■ STUDY MATERIAL:
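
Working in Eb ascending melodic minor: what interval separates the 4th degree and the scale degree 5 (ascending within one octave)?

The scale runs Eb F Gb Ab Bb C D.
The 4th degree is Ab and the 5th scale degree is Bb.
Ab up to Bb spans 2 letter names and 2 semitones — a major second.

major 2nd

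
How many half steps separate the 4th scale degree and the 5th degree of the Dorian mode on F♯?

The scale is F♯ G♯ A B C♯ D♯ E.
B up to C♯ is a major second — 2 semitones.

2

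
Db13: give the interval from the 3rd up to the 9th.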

* * *

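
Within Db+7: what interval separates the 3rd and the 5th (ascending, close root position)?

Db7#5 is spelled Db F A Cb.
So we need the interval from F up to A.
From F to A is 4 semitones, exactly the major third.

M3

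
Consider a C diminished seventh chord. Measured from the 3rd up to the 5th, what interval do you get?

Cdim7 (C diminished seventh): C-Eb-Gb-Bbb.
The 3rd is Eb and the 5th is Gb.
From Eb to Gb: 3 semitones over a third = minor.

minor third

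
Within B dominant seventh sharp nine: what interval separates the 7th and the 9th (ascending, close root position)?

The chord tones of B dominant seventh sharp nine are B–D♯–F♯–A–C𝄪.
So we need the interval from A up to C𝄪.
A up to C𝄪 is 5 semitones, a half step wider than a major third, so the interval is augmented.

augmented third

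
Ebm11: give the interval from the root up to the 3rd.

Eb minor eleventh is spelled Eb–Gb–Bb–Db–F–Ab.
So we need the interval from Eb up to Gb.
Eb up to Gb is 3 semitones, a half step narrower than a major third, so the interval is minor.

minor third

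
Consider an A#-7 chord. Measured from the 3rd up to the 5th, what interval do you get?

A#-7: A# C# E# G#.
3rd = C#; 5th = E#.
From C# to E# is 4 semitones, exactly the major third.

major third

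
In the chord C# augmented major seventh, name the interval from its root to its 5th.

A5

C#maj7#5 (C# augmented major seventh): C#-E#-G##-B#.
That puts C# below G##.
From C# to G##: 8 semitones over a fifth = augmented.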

■ DIRECTIONS: Look above for the line with "Working in Eb" and the line with "Db13: give the". Write out those two lines and all the lines between them, exactly, and no others.

■ SOLUTION TO THE PROBLEM:
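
Working in Eb ascending melodic minor: what interval separates the 4th degree and the scale degree 5 (ascending within one octave)?

The scale runs Eb F Gb Ab Bb C D.
The 4th degree is Ab and the 5th scale degree is Bb.
Ab up to Bb spans 2 letter names and 2 semitones — a major second.

major 2nd

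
How many half steps separate the 4th scale degree and the 5th degree of the Dorian mode on F♯?

The scale is F♯ G♯ A B C♯ D♯ E.
B up to C♯ is a major second — 2 semitones.

2

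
Db13: give the interval from the 3rd up to the 9th.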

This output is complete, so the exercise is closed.